● **Extracted entries**:
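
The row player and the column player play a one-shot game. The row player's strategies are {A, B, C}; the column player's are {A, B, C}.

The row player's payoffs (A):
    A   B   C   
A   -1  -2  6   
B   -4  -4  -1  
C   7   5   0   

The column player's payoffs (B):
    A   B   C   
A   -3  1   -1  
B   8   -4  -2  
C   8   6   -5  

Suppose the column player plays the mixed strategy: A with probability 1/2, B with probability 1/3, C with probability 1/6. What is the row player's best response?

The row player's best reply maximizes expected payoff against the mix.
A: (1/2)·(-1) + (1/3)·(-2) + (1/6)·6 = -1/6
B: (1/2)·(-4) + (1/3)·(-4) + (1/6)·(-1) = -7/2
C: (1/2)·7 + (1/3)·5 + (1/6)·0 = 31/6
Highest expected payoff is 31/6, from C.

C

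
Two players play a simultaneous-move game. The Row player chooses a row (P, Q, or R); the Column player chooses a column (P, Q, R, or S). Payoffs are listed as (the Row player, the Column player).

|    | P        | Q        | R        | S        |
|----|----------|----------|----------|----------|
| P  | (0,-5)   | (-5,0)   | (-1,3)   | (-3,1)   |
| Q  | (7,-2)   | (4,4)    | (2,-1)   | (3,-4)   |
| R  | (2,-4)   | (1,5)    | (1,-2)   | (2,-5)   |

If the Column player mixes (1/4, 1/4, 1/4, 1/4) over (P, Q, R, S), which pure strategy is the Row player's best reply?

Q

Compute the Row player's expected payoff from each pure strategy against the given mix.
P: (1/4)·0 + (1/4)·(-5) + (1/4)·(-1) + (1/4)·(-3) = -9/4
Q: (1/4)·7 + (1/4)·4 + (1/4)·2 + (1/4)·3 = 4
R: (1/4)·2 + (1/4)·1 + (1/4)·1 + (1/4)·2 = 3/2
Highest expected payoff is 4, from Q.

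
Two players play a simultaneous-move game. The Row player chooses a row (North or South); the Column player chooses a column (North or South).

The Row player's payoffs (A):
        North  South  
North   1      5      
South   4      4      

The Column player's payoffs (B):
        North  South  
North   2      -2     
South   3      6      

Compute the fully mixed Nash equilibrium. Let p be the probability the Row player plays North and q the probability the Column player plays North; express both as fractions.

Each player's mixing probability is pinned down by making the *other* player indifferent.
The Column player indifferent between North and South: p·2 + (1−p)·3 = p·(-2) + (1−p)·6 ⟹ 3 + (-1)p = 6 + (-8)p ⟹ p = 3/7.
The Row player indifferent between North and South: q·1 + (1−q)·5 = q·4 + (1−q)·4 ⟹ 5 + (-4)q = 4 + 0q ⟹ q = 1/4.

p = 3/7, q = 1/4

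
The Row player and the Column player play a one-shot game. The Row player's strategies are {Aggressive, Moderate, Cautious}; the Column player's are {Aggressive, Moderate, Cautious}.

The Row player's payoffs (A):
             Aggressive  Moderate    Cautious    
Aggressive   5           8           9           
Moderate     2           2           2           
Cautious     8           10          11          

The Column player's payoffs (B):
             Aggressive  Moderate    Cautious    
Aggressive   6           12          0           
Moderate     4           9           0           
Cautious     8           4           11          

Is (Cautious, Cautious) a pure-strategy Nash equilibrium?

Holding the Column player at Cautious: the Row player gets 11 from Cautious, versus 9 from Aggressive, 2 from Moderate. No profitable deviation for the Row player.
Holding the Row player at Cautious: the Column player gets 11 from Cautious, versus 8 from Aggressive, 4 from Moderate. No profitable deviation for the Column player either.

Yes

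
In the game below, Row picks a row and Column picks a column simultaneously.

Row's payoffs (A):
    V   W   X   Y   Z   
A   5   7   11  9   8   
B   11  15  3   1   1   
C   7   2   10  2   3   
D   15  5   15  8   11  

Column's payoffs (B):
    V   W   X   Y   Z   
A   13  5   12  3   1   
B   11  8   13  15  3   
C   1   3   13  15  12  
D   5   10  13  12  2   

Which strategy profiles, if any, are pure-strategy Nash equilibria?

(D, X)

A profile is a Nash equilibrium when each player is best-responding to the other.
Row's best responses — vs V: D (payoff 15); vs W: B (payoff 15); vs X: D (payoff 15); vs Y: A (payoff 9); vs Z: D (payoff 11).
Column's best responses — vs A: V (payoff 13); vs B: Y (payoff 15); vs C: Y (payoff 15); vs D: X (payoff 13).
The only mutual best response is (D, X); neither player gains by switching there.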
==
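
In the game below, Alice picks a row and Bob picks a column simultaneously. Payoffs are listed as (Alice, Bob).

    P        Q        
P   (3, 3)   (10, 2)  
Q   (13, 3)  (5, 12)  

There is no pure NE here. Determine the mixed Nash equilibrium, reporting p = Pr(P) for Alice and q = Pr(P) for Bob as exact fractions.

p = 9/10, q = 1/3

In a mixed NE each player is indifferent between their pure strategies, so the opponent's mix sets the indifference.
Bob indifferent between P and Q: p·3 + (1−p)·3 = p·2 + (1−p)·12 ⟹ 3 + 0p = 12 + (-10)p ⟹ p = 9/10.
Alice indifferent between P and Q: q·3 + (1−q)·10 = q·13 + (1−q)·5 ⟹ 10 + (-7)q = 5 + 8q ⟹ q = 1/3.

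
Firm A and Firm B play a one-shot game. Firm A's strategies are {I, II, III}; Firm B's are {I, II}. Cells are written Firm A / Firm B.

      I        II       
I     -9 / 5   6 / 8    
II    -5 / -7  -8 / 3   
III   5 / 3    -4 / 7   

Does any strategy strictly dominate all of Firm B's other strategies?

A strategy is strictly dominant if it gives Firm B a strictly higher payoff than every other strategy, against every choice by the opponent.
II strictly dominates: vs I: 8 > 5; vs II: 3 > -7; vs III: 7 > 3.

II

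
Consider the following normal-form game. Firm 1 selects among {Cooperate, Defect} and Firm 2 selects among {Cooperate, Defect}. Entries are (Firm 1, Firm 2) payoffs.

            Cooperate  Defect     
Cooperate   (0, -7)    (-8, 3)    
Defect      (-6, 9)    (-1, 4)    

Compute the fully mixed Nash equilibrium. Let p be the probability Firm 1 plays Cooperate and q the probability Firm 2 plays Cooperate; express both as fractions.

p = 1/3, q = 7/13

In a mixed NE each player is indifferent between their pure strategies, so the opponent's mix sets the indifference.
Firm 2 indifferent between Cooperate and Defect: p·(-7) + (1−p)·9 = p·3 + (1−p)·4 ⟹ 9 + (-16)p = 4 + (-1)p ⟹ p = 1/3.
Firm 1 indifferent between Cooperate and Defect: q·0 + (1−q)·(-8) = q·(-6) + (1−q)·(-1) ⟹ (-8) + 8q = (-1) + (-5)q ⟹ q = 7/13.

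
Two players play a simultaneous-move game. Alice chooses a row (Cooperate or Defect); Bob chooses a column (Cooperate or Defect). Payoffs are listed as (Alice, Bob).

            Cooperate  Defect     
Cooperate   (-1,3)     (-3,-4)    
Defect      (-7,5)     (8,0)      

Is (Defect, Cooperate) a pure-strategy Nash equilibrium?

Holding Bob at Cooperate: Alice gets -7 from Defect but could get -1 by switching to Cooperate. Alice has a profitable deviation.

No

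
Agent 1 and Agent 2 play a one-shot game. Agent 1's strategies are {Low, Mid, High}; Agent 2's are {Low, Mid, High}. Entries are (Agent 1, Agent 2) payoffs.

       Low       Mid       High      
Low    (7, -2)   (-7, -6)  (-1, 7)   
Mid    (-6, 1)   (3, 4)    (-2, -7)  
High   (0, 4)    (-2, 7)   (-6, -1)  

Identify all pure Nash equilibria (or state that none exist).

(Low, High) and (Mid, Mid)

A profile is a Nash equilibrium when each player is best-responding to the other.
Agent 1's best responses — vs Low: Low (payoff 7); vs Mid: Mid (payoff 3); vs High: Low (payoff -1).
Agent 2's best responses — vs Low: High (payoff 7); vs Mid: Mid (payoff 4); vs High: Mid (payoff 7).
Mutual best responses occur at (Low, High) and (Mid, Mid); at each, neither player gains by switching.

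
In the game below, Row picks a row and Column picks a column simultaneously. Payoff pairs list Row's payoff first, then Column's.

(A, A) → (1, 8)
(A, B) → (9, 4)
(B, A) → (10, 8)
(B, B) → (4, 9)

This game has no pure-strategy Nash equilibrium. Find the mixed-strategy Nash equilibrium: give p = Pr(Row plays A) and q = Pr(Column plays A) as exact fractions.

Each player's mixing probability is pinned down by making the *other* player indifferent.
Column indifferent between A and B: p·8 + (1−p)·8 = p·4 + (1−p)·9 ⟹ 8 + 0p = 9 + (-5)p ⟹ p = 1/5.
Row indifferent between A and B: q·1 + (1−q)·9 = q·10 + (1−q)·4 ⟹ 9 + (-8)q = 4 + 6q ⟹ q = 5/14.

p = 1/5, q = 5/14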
...
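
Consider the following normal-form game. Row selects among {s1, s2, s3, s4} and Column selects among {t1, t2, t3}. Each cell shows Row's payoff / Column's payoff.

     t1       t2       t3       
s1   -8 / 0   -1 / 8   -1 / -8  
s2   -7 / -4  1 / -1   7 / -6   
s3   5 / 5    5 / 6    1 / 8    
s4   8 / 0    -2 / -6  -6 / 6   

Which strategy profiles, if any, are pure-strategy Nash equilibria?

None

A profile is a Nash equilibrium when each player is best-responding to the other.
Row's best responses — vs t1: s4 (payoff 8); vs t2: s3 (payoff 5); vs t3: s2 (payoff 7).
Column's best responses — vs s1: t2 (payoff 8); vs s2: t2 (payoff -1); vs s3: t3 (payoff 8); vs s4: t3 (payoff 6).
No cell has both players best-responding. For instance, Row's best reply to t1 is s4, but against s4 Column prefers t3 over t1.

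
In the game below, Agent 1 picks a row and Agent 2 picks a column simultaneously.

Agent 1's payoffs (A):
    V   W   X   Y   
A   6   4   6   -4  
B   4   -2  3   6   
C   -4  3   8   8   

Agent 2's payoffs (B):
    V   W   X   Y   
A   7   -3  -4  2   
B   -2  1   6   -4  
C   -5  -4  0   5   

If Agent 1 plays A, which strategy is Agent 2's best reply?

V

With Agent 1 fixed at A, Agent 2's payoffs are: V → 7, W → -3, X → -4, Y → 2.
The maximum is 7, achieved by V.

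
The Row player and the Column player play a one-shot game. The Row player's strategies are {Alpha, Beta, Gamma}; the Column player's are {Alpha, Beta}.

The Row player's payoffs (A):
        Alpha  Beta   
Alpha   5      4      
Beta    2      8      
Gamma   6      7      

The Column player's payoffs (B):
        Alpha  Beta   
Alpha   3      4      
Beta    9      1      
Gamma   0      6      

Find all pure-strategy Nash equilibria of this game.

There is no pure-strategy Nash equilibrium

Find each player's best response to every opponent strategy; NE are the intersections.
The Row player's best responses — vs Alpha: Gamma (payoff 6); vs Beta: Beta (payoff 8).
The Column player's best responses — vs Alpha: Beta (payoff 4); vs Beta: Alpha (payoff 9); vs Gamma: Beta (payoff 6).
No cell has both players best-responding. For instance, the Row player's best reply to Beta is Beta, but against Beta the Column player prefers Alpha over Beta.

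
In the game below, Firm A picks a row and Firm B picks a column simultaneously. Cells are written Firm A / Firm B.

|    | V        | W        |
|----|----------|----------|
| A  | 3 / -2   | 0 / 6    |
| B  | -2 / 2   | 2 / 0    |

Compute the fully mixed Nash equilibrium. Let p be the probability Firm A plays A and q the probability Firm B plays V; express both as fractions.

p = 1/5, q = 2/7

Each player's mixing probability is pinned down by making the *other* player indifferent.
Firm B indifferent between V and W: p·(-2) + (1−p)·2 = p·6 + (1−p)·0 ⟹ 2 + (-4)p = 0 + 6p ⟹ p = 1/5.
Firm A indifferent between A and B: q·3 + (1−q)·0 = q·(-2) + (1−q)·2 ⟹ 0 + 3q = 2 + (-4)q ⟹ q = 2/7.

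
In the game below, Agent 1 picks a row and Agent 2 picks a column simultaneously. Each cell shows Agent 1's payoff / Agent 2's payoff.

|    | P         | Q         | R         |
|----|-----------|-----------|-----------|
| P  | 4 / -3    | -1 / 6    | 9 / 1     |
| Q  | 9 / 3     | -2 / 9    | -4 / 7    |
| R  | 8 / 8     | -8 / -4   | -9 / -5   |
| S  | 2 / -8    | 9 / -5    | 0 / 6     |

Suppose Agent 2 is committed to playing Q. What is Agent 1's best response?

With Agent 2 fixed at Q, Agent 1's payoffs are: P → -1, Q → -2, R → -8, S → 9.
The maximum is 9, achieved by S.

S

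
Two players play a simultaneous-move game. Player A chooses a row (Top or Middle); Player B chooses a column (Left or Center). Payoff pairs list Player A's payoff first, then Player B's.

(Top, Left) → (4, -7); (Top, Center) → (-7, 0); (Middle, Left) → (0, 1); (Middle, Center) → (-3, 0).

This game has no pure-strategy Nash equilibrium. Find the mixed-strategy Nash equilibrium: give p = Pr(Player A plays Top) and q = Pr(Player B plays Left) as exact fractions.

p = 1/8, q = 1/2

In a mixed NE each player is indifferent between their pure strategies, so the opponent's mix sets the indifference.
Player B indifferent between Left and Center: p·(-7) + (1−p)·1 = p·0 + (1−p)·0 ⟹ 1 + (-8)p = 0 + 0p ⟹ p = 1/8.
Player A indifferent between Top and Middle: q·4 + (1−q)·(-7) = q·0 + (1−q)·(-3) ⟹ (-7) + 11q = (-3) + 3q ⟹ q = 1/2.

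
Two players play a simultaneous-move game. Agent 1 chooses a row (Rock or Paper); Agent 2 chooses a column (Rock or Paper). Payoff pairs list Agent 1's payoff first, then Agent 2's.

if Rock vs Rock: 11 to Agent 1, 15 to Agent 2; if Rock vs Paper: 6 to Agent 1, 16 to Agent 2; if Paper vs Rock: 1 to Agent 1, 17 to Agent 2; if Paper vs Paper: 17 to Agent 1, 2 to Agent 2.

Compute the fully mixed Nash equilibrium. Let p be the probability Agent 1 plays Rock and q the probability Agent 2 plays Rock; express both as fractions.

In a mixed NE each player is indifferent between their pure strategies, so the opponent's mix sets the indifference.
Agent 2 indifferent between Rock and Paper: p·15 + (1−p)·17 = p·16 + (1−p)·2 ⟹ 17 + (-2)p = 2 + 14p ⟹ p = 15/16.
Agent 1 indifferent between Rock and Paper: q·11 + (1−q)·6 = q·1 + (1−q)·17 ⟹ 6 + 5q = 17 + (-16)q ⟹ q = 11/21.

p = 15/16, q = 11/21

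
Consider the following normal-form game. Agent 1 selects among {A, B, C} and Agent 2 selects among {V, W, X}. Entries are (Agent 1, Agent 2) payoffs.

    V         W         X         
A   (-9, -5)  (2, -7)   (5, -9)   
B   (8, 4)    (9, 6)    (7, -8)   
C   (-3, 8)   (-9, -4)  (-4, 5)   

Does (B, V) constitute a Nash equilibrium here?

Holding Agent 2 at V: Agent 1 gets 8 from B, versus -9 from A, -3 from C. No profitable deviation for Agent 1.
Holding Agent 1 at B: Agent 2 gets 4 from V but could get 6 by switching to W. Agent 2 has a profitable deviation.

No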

● **Required action**:
Using the material above, find each line that holds "shows" and copy that line.

● **Exercise response**:
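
Consider the following normal-form game. Row selects among {s1, s2, s3, s4} and Column selects among {t1, t2, t3}. Each cell shows Row's payoff / Column's payoff.
In the game below, Agent 1 picks a row and Agent 2 picks a column simultaneously. Each cell shows Agent 1's payoff / Agent 2's payoff.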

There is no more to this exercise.